PROBLEM STATEMENT >> Word for word, restate all of the records.

INPUT >>
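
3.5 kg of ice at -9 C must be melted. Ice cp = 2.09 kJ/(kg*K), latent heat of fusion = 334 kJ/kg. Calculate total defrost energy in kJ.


Sensible heat = cp * dT = 2.09 * 9 = 18.81 kJ/kg
Total per kg = 18.81 + 334 = 352.81 kJ/kg
Q = m * total = 3.5 * 352.81
Q = 1234.8 kJ

1234.8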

EXPECTED ANSWER >>
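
3.5 kg of ice at -9 C must be melted. Ice cp = 2.09 kJ/(kg*K), latent heat of fusion = 334 kJ/kg. Calculate total defrost energy in kJ.


Sensible heat = cp * dT = 2.09 * 9 = 18.81 kJ/kg
Total per kg = 18.81 + 334 = 352.81 kJ/kg
Q = m * total = 3.5 * 352.81
Q = 1234.8 kJ

1234.8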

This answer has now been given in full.